[DATA FOR PROCESSING — start]

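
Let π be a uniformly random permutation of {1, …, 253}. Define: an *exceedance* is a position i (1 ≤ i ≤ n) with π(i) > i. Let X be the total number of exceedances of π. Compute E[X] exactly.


Write X = Σ_{i=1}^{253} X_i, where X_i = 1_{π(i) > i}.
For each fixed i, π(i) is uniform over {1, …, 253} (marginal of a uniform permutation), so P[π(i) > i] = (n − i)/n. Summing: Σ_{i=1}^{253} (n − i)/n = (0 + 1 + … + 252)/253 = 253(253 − 1)/(2·253) = (253 − 1)/2.
Hence E[X] = Σ_{i=1}^{253} (253 − i)/253 = 126 ≈ 126.00000.

E[X] = 126 = 126.00000.


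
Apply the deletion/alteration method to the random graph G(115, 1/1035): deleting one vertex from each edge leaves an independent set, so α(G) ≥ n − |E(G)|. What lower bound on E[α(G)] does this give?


E[|E(G)|] = C(115, 2)·p = 6555 · (1/1035) = 19/3.
E[α(G)] ≥ n − E[|E(G)|] = 115 − 19/3 = 326/3.
Numerically: ≈ 108.6667.
(This is only a lower bound; the true E[α(G)] may be larger.)

E[α(G)] ≥ 326/3 ≈ 108.6667.


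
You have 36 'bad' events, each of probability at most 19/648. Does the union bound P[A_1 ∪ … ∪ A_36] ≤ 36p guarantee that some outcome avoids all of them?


Union bound: P[∪_{i=1}^{36} A_i] ≤ Σ_i P[A_i] ≤ 36·p = 36·(19/648) = 19/18.
Numerically: 19/18 ≈ 1.0555556.
Is 19/18 < 1? NO.
Since the bound 19/18 is ≥ 1, the union bound is uninformative here; it does NOT by itself certify existence.

36·p = 19/18 ≈ 1.0555556; existence NOT certified by the union bound.


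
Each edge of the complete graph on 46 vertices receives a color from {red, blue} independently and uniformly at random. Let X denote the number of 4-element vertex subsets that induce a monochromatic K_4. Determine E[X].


Let X = Σ_S X_S over the C(46, 4) = 163185 subsets S of size 4, where X_S = 1 if the K_4 on S is monochromatic.
For a fixed S, the K_4 on S has C(4, 2) = 6 edges. P[all 6 edges red] = (1/2)^6, and likewise for blue, so P[monochromatic] = 2·(1/2)^6 = 2^{1 − 6} = 1/32.
By linearity: E[X] = C(46, 4) · 2^{1 − 6} = 163185 · 1/32 = 163185/32.
Numerically: E[X] ≈ 5099.5312.

E[X] = C(46,4)·2^(1−C(4,2)) = 163185/32 ≈ 5099.5312.


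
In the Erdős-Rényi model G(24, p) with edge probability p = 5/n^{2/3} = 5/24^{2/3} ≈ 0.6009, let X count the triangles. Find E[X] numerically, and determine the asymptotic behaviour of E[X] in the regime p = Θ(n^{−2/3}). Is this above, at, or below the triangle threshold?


Number of potential triangles: C(24, 3) = 2024.
Each occurs with probability p³ ≈ (0.6009)³ ≈ 2.170139e-01.
By linearity: E[X] = C(24, 3)·p³ ≈ 2024 · 2.170139e-01 ≈ 439.2361.
Since α = 2/3 < 1, p = c/n^{2/3} ≫ 1/n is above the triangle threshold p ~ 1/n. Asymptotically E[X] ~ (c³/6)·n^{3(1−α)} = (5³/6)·n^{1} → ∞; triangles are abundant w.h.p.

E[X] ≈ 439.2361; in regime p = Θ(1/n^{2/3}) E[X] diverges (above the triangle threshold p ~ 1/n).


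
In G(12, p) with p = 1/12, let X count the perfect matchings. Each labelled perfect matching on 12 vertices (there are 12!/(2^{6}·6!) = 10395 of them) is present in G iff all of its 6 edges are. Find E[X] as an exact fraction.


K_12 has 12!/(2^{6}·6!) = 10395 labelled perfect matchings.
For each such perfect matching H, let X_H = 1 if all 6 edges of H are present in G. Then P[X_H = 1] = p^{6} = (1/12)^{6} = 1/2985984.
By linearity: E[X] = Σ_H E[X_H] = 10395 · p^{6} = 10395 · 1/2985984 = 385/110592.
Numerically: E[X] ≈ 0.00348.

E[X] = 10395 · (1/12)^{6} = 385/110592 ≈ 0.00348.


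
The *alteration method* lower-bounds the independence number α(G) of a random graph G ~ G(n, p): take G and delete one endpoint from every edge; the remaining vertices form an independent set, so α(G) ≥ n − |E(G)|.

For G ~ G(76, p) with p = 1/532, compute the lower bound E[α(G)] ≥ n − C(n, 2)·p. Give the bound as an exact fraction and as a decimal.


E[|E(G)|] = C(76, 2)·p = 2850 · (1/532) = 75/14.
E[α(G)] ≥ n − E[|E(G)|] = 76 − 75/14 = 989/14.
Numerically: ≈ 70.6429.
(This is only a lower bound; the true E[α(G)] may be larger.)

E[α(G)] ≥ 989/14 ≈ 70.6429.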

[DATA FOR PROCESSING — finish]

WHAT IS EXPECTED
Word for word, give back all the lines above.

TASK RESULT
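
Let π be a uniformly random permutation of {1, …, 253}. Define: an *exceedance* is a position i (1 ≤ i ≤ n) with π(i) > i. Let X be the total number of exceedances of π. Compute E[X] exactly.


Write X = Σ_{i=1}^{253} X_i, where X_i = 1_{π(i) > i}.
For each fixed i, π(i) is uniform over {1, …, 253} (marginal of a uniform permutation), so P[π(i) > i] = (n − i)/n. Summing: Σ_{i=1}^{253} (n − i)/n = (0 + 1 + … + 252)/253 = 253(253 − 1)/(2·253) = (253 − 1)/2.
Hence E[X] = Σ_{i=1}^{253} (253 − i)/253 = 126 ≈ 126.00000.

E[X] = 126 = 126.00000.


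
Apply the deletion/alteration method to the random graph G(115, 1/1035): deleting one vertex from each edge leaves an independent set, so α(G) ≥ n − |E(G)|. What lower bound on E[α(G)] does this give?


E[|E(G)|] = C(115, 2)·p = 6555 · (1/1035) = 19/3.
E[α(G)] ≥ n − E[|E(G)|] = 115 − 19/3 = 326/3.
Numerically: ≈ 108.6667.
(This is only a lower bound; the true E[α(G)] may be larger.)

E[α(G)] ≥ 326/3 ≈ 108.6667.


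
You have 36 'bad' events, each of probability at most 19/648. Does the union bound P[A_1 ∪ … ∪ A_36] ≤ 36p guarantee that some outcome avoids all of them?


Union bound: P[∪_{i=1}^{36} A_i] ≤ Σ_i P[A_i] ≤ 36·p = 36·(19/648) = 19/18.
Numerically: 19/18 ≈ 1.0555556.
Is 19/18 < 1? NO.
Since the bound 19/18 is ≥ 1, the union bound is uninformative here; it does NOT by itself certify existence.

36·p = 19/18 ≈ 1.0555556; existence NOT certified by the union bound.


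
Each edge of the complete graph on 46 vertices receives a color from {red, blue} independently and uniformly at random. Let X denote the number of 4-element vertex subsets that induce a monochromatic K_4. Determine E[X].


Let X = Σ_S X_S over the C(46, 4) = 163185 subsets S of size 4, where X_S = 1 if the K_4 on S is monochromatic.
For a fixed S, the K_4 on S has C(4, 2) = 6 edges. P[all 6 edges red] = (1/2)^6, and likewise for blue, so P[monochromatic] = 2·(1/2)^6 = 2^{1 − 6} = 1/32.
By linearity: E[X] = C(46, 4) · 2^{1 − 6} = 163185 · 1/32 = 163185/32.
Numerically: E[X] ≈ 5099.5312.

E[X] = C(46,4)·2^(1−C(4,2)) = 163185/32 ≈ 5099.5312.


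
In the Erdős-Rényi model G(24, p) with edge probability p = 5/n^{2/3} = 5/24^{2/3} ≈ 0.6009, let X count the triangles. Find E[X] numerically, and determine the asymptotic behaviour of E[X] in the regime p = Θ(n^{−2/3}). Is this above, at, or below the triangle threshold?


Number of potential triangles: C(24, 3) = 2024.
Each occurs with probability p³ ≈ (0.6009)³ ≈ 2.170139e-01.
By linearity: E[X] = C(24, 3)·p³ ≈ 2024 · 2.170139e-01 ≈ 439.2361.
Since α = 2/3 < 1, p = c/n^{2/3} ≫ 1/n is above the triangle threshold p ~ 1/n. Asymptotically E[X] ~ (c³/6)·n^{3(1−α)} = (5³/6)·n^{1} → ∞; triangles are abundant w.h.p.

E[X] ≈ 439.2361; in regime p = Θ(1/n^{2/3}) E[X] diverges (above the triangle threshold p ~ 1/n).


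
In G(12, p) with p = 1/12, let X count the perfect matchings. Each labelled perfect matching on 12 vertices (there are 12!/(2^{6}·6!) = 10395 of them) is present in G iff all of its 6 edges are. Find E[X] as an exact fraction.


K_12 has 12!/(2^{6}·6!) = 10395 labelled perfect matchings.
For each such perfect matching H, let X_H = 1 if all 6 edges of H are present in G. Then P[X_H = 1] = p^{6} = (1/12)^{6} = 1/2985984.
By linearity: E[X] = Σ_H E[X_H] = 10395 · p^{6} = 10395 · 1/2985984 = 385/110592.
Numerically: E[X] ≈ 0.00348.

E[X] = 10395 · (1/12)^{6} = 385/110592 ≈ 0.00348.


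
The *alteration method* lower-bounds the independence number α(G) of a random graph G ~ G(n, p): take G and delete one endpoint from every edge; the remaining vertices form an independent set, so α(G) ≥ n − |E(G)|.

For G ~ G(76, p) with p = 1/532, compute the lower bound E[α(G)] ≥ n − C(n, 2)·p. Give the bound as an exact fraction and as a decimal.


E[|E(G)|] = C(76, 2)·p = 2850 · (1/532) = 75/14.
E[α(G)] ≥ n − E[|E(G)|] = 76 − 75/14 = 989/14.
Numerically: ≈ 70.6429.
(This is only a lower bound; the true E[α(G)] may be larger.)

E[α(G)] ≥ 989/14 ≈ 70.6429.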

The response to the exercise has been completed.